Below are some entries; write out each one of them exactly.

__Data supplied__
--- START ---

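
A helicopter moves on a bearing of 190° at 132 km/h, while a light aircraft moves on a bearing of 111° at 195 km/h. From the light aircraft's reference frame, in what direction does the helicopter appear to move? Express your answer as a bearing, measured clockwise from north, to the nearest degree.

Taking east as x and north as y: helicopter velocity = (-22.922, -129.995) km/h; light aircraft velocity = (182.048, -69.882) km/h.
Velocity of helicopter relative to light aircraft = (-22.922, -129.995) − (182.048, -69.882) = (-204.970, -60.113) km/h.
Bearing = atan2(-204.97, -60.11) = 253.65° clockwise from north.

254°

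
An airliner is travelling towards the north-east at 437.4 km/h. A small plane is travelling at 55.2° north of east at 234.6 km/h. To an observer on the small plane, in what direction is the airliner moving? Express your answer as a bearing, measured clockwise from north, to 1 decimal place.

Taking east as x and north as y: airliner velocity = (309.289, 309.289) km/h; small plane velocity = (133.889, 192.642) km/h.
Velocity of airliner relative to small plane = (309.289, 309.289) − (133.889, 192.642) = (175.399, 116.647) km/h.
Bearing = atan2(175.40, 116.65) = 56.37° clockwise from north.

056.4°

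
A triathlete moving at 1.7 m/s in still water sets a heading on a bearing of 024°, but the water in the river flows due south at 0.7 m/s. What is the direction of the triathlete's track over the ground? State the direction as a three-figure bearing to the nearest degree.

Taking east as x and north as y: velocity relative to the water = (0.691, 1.553) m/s; the water relative to ground = (0.000, -0.700) m/s.
Velocity relative to ground = (0.691, 1.553) + (0.000, -0.700) = (0.691, 0.853) m/s.
Bearing = atan2(0.69, 0.85) = 39.03° clockwise from north.

039°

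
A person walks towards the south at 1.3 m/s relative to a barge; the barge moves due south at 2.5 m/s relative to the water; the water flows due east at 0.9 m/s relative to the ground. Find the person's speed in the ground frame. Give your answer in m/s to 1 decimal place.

3.9 m/s

In east/north components (m/s): person relative to barge = (0.000, -1.300); barge relative to water = (0.000, -2.500); water relative to ground = (0.900, 0.000).
Sum = (0.900, -3.800) m/s.
Speed = |(0.900, -3.800)| = 3.905 m/s.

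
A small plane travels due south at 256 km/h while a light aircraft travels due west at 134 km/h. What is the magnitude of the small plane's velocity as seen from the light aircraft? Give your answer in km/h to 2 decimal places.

288.95 km/h

Taking east as x and north as y: small plane velocity = (0.000, -256.000) km/h; light aircraft velocity = (-134.000, 0.000) km/h.
Velocity of small plane relative to light aircraft = (0.000, -256.000) − (-134.000, 0.000) = (134.000, -256.000) km/h.
Magnitude = |(134.000, -256.000)| = 288.950 km/h.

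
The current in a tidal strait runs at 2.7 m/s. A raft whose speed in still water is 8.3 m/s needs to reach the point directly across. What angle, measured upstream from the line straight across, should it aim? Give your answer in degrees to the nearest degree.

19°

To cancel the current, the upstream component of the raft's velocity must equal the flow: 8.3 sin θ = 2.7.
sin θ = 2.7 / 8.3 = 0.3253.
θ = arcsin(0.3253) = 18.984°.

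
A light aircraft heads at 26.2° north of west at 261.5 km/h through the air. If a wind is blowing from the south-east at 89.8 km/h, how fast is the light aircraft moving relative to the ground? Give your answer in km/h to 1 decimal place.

347.7 km/h

Taking east as x and north as y: velocity relative to the air = (-234.633, 115.454) km/h; the air relative to ground = (-63.498, 63.498) km/h.
Velocity relative to ground = (-234.633, 115.454) + (-63.498, 63.498) = (-298.131, 178.952) km/h.
Speed = |(-298.131, 178.952)| = 347.715 km/h.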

--- END ---

__Reply__
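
A helicopter moves on a bearing of 190° at 132 km/h, while a light aircraft moves on a bearing of 111° at 195 km/h. From the light aircraft's reference frame, in what direction does the helicopter appear to move? Express your answer as a bearing, measured clockwise from north, to the nearest degree.

Taking east as x and north as y: helicopter velocity = (-22.922, -129.995) km/h; light aircraft velocity = (182.048, -69.882) km/h.
Velocity of helicopter relative to light aircraft = (-22.922, -129.995) − (182.048, -69.882) = (-204.970, -60.113) km/h.
Bearing = atan2(-204.97, -60.11) = 253.65° clockwise from north.

254°

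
An airliner is travelling towards the north-east at 437.4 km/h. A small plane is travelling at 55.2° north of east at 234.6 km/h. To an observer on the small plane, in what direction is the airliner moving? Express your answer as a bearing, measured clockwise from north, to 1 decimal place.

Taking east as x and north as y: airliner velocity = (309.289, 309.289) km/h; small plane velocity = (133.889, 192.642) km/h.
Velocity of airliner relative to small plane = (309.289, 309.289) − (133.889, 192.642) = (175.399, 116.647) km/h.
Bearing = atan2(175.40, 116.65) = 56.37° clockwise from north.

056.4°

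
A triathlete moving at 1.7 m/s in still water sets a heading on a bearing of 024°, but the water in the river flows due south at 0.7 m/s. What is the direction of the triathlete's track over the ground? State the direction as a three-figure bearing to the nearest degree.

Taking east as x and north as y: velocity relative to the water = (0.691, 1.553) m/s; the water relative to ground = (0.000, -0.700) m/s.
Velocity relative to ground = (0.691, 1.553) + (0.000, -0.700) = (0.691, 0.853) m/s.
Bearing = atan2(0.69, 0.85) = 39.03° clockwise from north.

039°

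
A person walks towards the south at 1.3 m/s relative to a barge; the barge moves due south at 2.5 m/s relative to the water; the water flows due east at 0.9 m/s relative to the ground. Find the person's speed in the ground frame. Give your answer in m/s to 1 decimal place.

3.9 m/s

In east/north components (m/s): person relative to barge = (0.000, -1.300); barge relative to water = (0.000, -2.500); water relative to ground = (0.900, 0.000).
Sum = (0.900, -3.800) m/s.
Speed = |(0.900, -3.800)| = 3.905 m/s.

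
A small plane travels due south at 256 km/h while a light aircraft travels due west at 134 km/h. What is the magnitude of the small plane's velocity as seen from the light aircraft? Give your answer in km/h to 2 decimal places.

288.95 km/h

Taking east as x and north as y: small plane velocity = (0.000, -256.000) km/h; light aircraft velocity = (-134.000, 0.000) km/h.
Velocity of small plane relative to light aircraft = (0.000, -256.000) − (-134.000, 0.000) = (134.000, -256.000) km/h.
Magnitude = |(134.000, -256.000)| = 288.950 km/h.

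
The current in a tidal strait runs at 2.7 m/s. A raft whose speed in still water is 8.3 m/s needs to reach the point directly across. What angle, measured upstream from the line straight across, should it aim? Give your answer in degrees to the nearest degree.

19°

To cancel the current, the upstream component of the raft's velocity must equal the flow: 8.3 sin θ = 2.7.
sin θ = 2.7 / 8.3 = 0.3253.
θ = arcsin(0.3253) = 18.984°.

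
A light aircraft heads at 26.2° north of west at 261.5 km/h through the air. If a wind is blowing from the south-east at 89.8 km/h, how fast is the light aircraft moving relative to the ground? Give your answer in km/h to 1 decimal place.

347.7 km/h

Taking east as x and north as y: velocity relative to the air = (-234.633, 115.454) km/h; the air relative to ground = (-63.498, 63.498) km/h.
Velocity relative to ground = (-234.633, 115.454) + (-63.498, 63.498) = (-298.131, 178.952) km/h.
Speed = |(-298.131, 178.952)| = 347.715 km/h.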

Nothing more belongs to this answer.